Dataset Start Marker
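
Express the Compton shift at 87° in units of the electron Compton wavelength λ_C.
0.9477 λ_C

The Compton shift formula is:
Δλ = λ_C(1 - cos θ)

Dividing both sides by λ_C:
Δλ/λ_C = 1 - cos θ

For θ = 87°:
Δλ/λ_C = 1 - cos(87°)
Δλ/λ_C = 1 - 0.0523
Δλ/λ_C = 0.9477

This means the shift is 0.9477 × λ_C = 2.2993 pm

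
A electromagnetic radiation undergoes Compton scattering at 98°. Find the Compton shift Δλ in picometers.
2.7640 pm

Using the Compton scattering formula:
Δλ = λ_C(1 - cos θ)

where λ_C = h/(m_e·c) ≈ 2.4263 pm is the Compton wavelength of an electron.

For θ = 98°:
cos(98°) = -0.1392
1 - cos(98°) = 1.1392

Δλ = 2.4263 × 1.1392
Δλ = 2.7640 pm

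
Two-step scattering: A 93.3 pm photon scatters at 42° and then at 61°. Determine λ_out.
95.1732 pm

Apply Compton shift twice:

First scattering at θ₁ = 42°:
Δλ₁ = λ_C(1 - cos(42°))
Δλ₁ = 2.4263 × 0.2569
Δλ₁ = 0.6232 pm

After first scattering:
λ₁ = 93.3 + 0.6232 = 93.9232 pm

Second scattering at θ₂ = 61°:
Δλ₂ = λ_C(1 - cos(61°))
Δλ₂ = 2.4263 × 0.5152
Δλ₂ = 1.2500 pm

Final wavelength:
λ₂ = 93.9232 + 1.2500 = 95.1732 pm

Total shift: Δλ_total = 0.6232 + 1.2500 = 1.8732 pm

(Intermediate values are shown rounded; full precision is carried through to the final answer.)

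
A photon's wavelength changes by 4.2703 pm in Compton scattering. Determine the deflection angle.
139.46°

From the Compton formula Δλ = λ_C(1 - cos θ), we can solve for θ:

cos θ = 1 - Δλ/λ_C

Given:
- Δλ = 4.2703 pm
- λ_C = h/(m_e·c) ≈ 2.42631024 pm

cos θ = 1 - 4.2703/2.42631024
cos θ = 1 - 1.759998
cos θ = -0.759998

θ = arccos(-0.759998)
θ = 139.46°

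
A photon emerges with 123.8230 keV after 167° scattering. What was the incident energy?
237.4001 keV

Convert final energy to wavelength (hc ≈ 1239.842 keV·pm):
λ' = hc/E' = 1239.842 / 123.8230 = 10.0130 pm

Calculate the Compton shift:
Δλ = λ_C(1 - cos(167°))
Δλ = 2.4263 × (1 - cos(167°))
Δλ = 4.7904 pm

Initial wavelength:
λ = λ' - Δλ = 10.0130 - 4.7904 = 5.2226 pm

Initial energy:
E = hc/λ = 1239.842 / 5.2226 = 237.4001 keV

(Intermediate values are shown rounded; full precision is carried through to the final answer.)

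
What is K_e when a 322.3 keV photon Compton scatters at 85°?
117.7630 keV

By energy conservation: K_e = E_initial - E_final

First find the scattered photon energy:
Initial wavelength: λ = hc/E = 3.8469 pm
Compton shift: Δλ = λ_C(1 - cos(85°)) = 2.2148 pm
Final wavelength: λ' = 3.8469 + 2.2148 = 6.0617 pm
Final photon energy: E' = hc/λ' = 204.5370 keV

Electron kinetic energy:
K_e = E - E' = 322.3000 - 204.5370 = 117.7630 keV

(Intermediate values are shown rounded; full precision is carried through to the final answer.)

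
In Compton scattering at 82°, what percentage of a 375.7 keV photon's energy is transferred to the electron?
0.3876 (or 38.76%)

Calculate initial and final photon energies:

Initial: E₀ = 375.7 keV → λ₀ = 3.3001 pm
Compton shift: Δλ = 2.0886 pm
Final wavelength: λ' = 5.3887 pm
Final energy: E' = 230.0811 keV

Fractional energy loss:
(E₀ - E')/E₀ = (375.7000 - 230.0811)/375.7000
= 145.6189/375.7000
= 0.3876
= 38.76%

(Intermediate values are shown rounded; full precision is carried through to the final answer.)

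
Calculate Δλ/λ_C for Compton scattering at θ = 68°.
0.6254 λ_C

The Compton shift formula is:
Δλ = λ_C(1 - cos θ)

Dividing both sides by λ_C:
Δλ/λ_C = 1 - cos θ

For θ = 68°:
Δλ/λ_C = 1 - cos(68°)
Δλ/λ_C = 1 - 0.3746
Δλ/λ_C = 0.6254

This means the shift is 0.6254 × λ_C = 1.5174 pm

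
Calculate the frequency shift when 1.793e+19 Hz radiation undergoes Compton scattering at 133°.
3.518e+18 Hz (decrease)

Convert frequency to wavelength (c = 299792458 m/s):
λ₀ = c/f₀ = 299792458/1.793e+19 = 1.6720159e-11 m = 16.7202 pm

Calculate Compton shift:
Δλ = λ_C(1 - cos(133°)) = 4.0810 pm

Final wavelength:
λ' = λ₀ + Δλ = 16.7202 + 4.0810 = 20.8012 pm

Final frequency:
f' = c/λ' = 299792458/2.0801209e-11 = 1.4412261e+19 Hz

Frequency shift (decrease):
Δf = f₀ - f' = 1.793e+19 - 1.4412261e+19 = 3.518e+18 Hz

(Intermediate values are shown rounded; full precision is carried through to the final answer.)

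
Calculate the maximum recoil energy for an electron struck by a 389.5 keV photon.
235.2099 keV

Maximum energy transfer occurs at θ = 180° (backscattering).

Initial photon: E₀ = 389.5 keV → λ₀ = 3.1832 pm

Maximum Compton shift (at 180°):
Δλ_max = 2λ_C = 2 × 2.4263 = 4.8526 pm

Final wavelength:
λ' = 3.1832 + 4.8526 = 8.0358 pm

Minimum photon energy (maximum energy to electron):
E'_min = hc/λ' = 154.2901 keV

Maximum electron kinetic energy:
K_max = E₀ - E'_min = 389.5000 - 154.2901 = 235.2099 keV

(Intermediate values are shown rounded; full precision is carried through to the final answer.)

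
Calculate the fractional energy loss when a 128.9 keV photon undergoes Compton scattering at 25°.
0.0231 (or 2.31%)

Calculate initial and final photon energies:

Initial: E₀ = 128.9 keV → λ₀ = 9.6186 pm
Compton shift: Δλ = 0.2273 pm
Final wavelength: λ' = 9.8460 pm
Final energy: E' = 125.9239 keV

Fractional energy loss:
(E₀ - E')/E₀ = (128.9000 - 125.9239)/128.9000
= 2.9761/128.9000
= 0.0231
= 2.31%

(Intermediate values are shown rounded; full precision is carried through to the final answer.)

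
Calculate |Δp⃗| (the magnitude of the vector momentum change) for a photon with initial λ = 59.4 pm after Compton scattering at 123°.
1.9027e-23 kg·m/s

Photon momentum magnitude is p = h/λ.

Initial momentum:
p₀ = h/λ = 6.6261e-34/5.9400e-11 = 1.1155e-23 kg·m/s

After scattering:
λ' = λ + Δλ = 59.4 + 3.7478 = 63.1478 pm
p' = h/λ' = 6.6261e-34/6.3148e-11 = 1.0493e-23 kg·m/s

Momentum is a vector; the scattered photon's direction makes angle θ = 123° with the incident direction. The magnitude of the vector change Δp⃗ = p⃗₀ − p⃗' is found from the law of cosines:
|Δp⃗|² = p₀² + p'² − 2p₀p'cos θ
|Δp⃗|² = (1.1155e-23)² + (1.0493e-23)² − 2·1.1155e-23·1.0493e-23·cos(123°)
|Δp⃗| = 1.9027e-23 kg·m/s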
Dataset End Marker
## The task
Every entry should be printed again exactly as written.

## Response area
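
Express the Compton shift at 87° in units of the electron Compton wavelength λ_C.
0.9477 λ_C

The Compton shift formula is:
Δλ = λ_C(1 - cos θ)

Dividing both sides by λ_C:
Δλ/λ_C = 1 - cos θ

For θ = 87°:
Δλ/λ_C = 1 - cos(87°)
Δλ/λ_C = 1 - 0.0523
Δλ/λ_C = 0.9477

This means the shift is 0.9477 × λ_C = 2.2993 pm

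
A electromagnetic radiation undergoes Compton scattering at 98°. Find the Compton shift Δλ in picometers.
2.7640 pm

Using the Compton scattering formula:
Δλ = λ_C(1 - cos θ)

where λ_C = h/(m_e·c) ≈ 2.4263 pm is the Compton wavelength of an electron.

For θ = 98°:
cos(98°) = -0.1392
1 - cos(98°) = 1.1392

Δλ = 2.4263 × 1.1392
Δλ = 2.7640 pm

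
Two-step scattering: A 93.3 pm photon scatters at 42° and then at 61°. Determine λ_out.
95.1732 pm

Apply Compton shift twice:

First scattering at θ₁ = 42°:
Δλ₁ = λ_C(1 - cos(42°))
Δλ₁ = 2.4263 × 0.2569
Δλ₁ = 0.6232 pm

After first scattering:
λ₁ = 93.3 + 0.6232 = 93.9232 pm

Second scattering at θ₂ = 61°:
Δλ₂ = λ_C(1 - cos(61°))
Δλ₂ = 2.4263 × 0.5152
Δλ₂ = 1.2500 pm

Final wavelength:
λ₂ = 93.9232 + 1.2500 = 95.1732 pm

Total shift: Δλ_total = 0.6232 + 1.2500 = 1.8732 pm

(Intermediate values are shown rounded; full precision is carried through to the final answer.)

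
A photon's wavelength changes by 4.2703 pm in Compton scattering. Determine the deflection angle.
139.46°

From the Compton formula Δλ = λ_C(1 - cos θ), we can solve for θ:

cos θ = 1 - Δλ/λ_C

Given:
- Δλ = 4.2703 pm
- λ_C = h/(m_e·c) ≈ 2.42631024 pm

cos θ = 1 - 4.2703/2.42631024
cos θ = 1 - 1.759998
cos θ = -0.759998

θ = arccos(-0.759998)
θ = 139.46°

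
A photon emerges with 123.8230 keV after 167° scattering. What was the incident energy?
237.4001 keV

Convert final energy to wavelength (hc ≈ 1239.842 keV·pm):
λ' = hc/E' = 1239.842 / 123.8230 = 10.0130 pm

Calculate the Compton shift:
Δλ = λ_C(1 - cos(167°))
Δλ = 2.4263 × (1 - cos(167°))
Δλ = 4.7904 pm

Initial wavelength:
λ = λ' - Δλ = 10.0130 - 4.7904 = 5.2226 pm

Initial energy:
E = hc/λ = 1239.842 / 5.2226 = 237.4001 keV

(Intermediate values are shown rounded; full precision is carried through to the final answer.)

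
What is K_e when a 322.3 keV photon Compton scatters at 85°?
117.7630 keV

By energy conservation: K_e = E_initial - E_final

First find the scattered photon energy:
Initial wavelength: λ = hc/E = 3.8469 pm
Compton shift: Δλ = λ_C(1 - cos(85°)) = 2.2148 pm
Final wavelength: λ' = 3.8469 + 2.2148 = 6.0617 pm
Final photon energy: E' = hc/λ' = 204.5370 keV

Electron kinetic energy:
K_e = E - E' = 322.3000 - 204.5370 = 117.7630 keV

(Intermediate values are shown rounded; full precision is carried through to the final answer.)

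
In Compton scattering at 82°, what percentage of a 375.7 keV photon's energy is transferred to the electron?
0.3876 (or 38.76%)

Calculate initial and final photon energies:

Initial: E₀ = 375.7 keV → λ₀ = 3.3001 pm
Compton shift: Δλ = 2.0886 pm
Final wavelength: λ' = 5.3887 pm
Final energy: E' = 230.0811 keV

Fractional energy loss:
(E₀ - E')/E₀ = (375.7000 - 230.0811)/375.7000
= 145.6189/375.7000
= 0.3876
= 38.76%

(Intermediate values are shown rounded; full precision is carried through to the final answer.)

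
Calculate Δλ/λ_C for Compton scattering at θ = 68°.
0.6254 λ_C

The Compton shift formula is:
Δλ = λ_C(1 - cos θ)

Dividing both sides by λ_C:
Δλ/λ_C = 1 - cos θ

For θ = 68°:
Δλ/λ_C = 1 - cos(68°)
Δλ/λ_C = 1 - 0.3746
Δλ/λ_C = 0.6254

This means the shift is 0.6254 × λ_C = 1.5174 pm

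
Calculate the frequency shift when 1.793e+19 Hz radiation undergoes Compton scattering at 133°.
3.518e+18 Hz (decrease)

Convert frequency to wavelength (c = 299792458 m/s):
λ₀ = c/f₀ = 299792458/1.793e+19 = 1.6720159e-11 m = 16.7202 pm

Calculate Compton shift:
Δλ = λ_C(1 - cos(133°)) = 4.0810 pm

Final wavelength:
λ' = λ₀ + Δλ = 16.7202 + 4.0810 = 20.8012 pm

Final frequency:
f' = c/λ' = 299792458/2.0801209e-11 = 1.4412261e+19 Hz

Frequency shift (decrease):
Δf = f₀ - f' = 1.793e+19 - 1.4412261e+19 = 3.518e+18 Hz

(Intermediate values are shown rounded; full precision is carried through to the final answer.)

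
Calculate the maximum recoil energy for an electron struck by a 389.5 keV photon.
235.2099 keV

Maximum energy transfer occurs at θ = 180° (backscattering).

Initial photon: E₀ = 389.5 keV → λ₀ = 3.1832 pm

Maximum Compton shift (at 180°):
Δλ_max = 2λ_C = 2 × 2.4263 = 4.8526 pm

Final wavelength:
λ' = 3.1832 + 4.8526 = 8.0358 pm

Minimum photon energy (maximum energy to electron):
E'_min = hc/λ' = 154.2901 keV

Maximum electron kinetic energy:
K_max = E₀ - E'_min = 389.5000 - 154.2901 = 235.2099 keV

(Intermediate values are shown rounded; full precision is carried through to the final answer.)

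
Calculate the fractional energy loss when a 128.9 keV photon undergoes Compton scattering at 25°.
0.0231 (or 2.31%)

Calculate initial and final photon energies:

Initial: E₀ = 128.9 keV → λ₀ = 9.6186 pm
Compton shift: Δλ = 0.2273 pm
Final wavelength: λ' = 9.8460 pm
Final energy: E' = 125.9239 keV

Fractional energy loss:
(E₀ - E')/E₀ = (128.9000 - 125.9239)/128.9000
= 2.9761/128.9000
= 0.0231
= 2.31%

(Intermediate values are shown rounded; full precision is carried through to the final answer.)

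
Calculate |Δp⃗| (the magnitude of the vector momentum change) for a photon with initial λ = 59.4 pm after Compton scattering at 123°.
1.9027e-23 kg·m/s

Photon momentum magnitude is p = h/λ.

Initial momentum:
p₀ = h/λ = 6.6261e-34/5.9400e-11 = 1.1155e-23 kg·m/s

After scattering:
λ' = λ + Δλ = 59.4 + 3.7478 = 63.1478 pm
p' = h/λ' = 6.6261e-34/6.3148e-11 = 1.0493e-23 kg·m/s

Momentum is a vector; the scattered photon's direction makes angle θ = 123° with the incident direction. The magnitude of the vector change Δp⃗ = p⃗₀ − p⃗' is found from the law of cosines:
|Δp⃗|² = p₀² + p'² − 2p₀p'cos θ
|Δp⃗|² = (1.1155e-23)² + (1.0493e-23)² − 2·1.1155e-23·1.0493e-23·cos(123°)
|Δp⃗| = 1.9027e-23 kg·m/s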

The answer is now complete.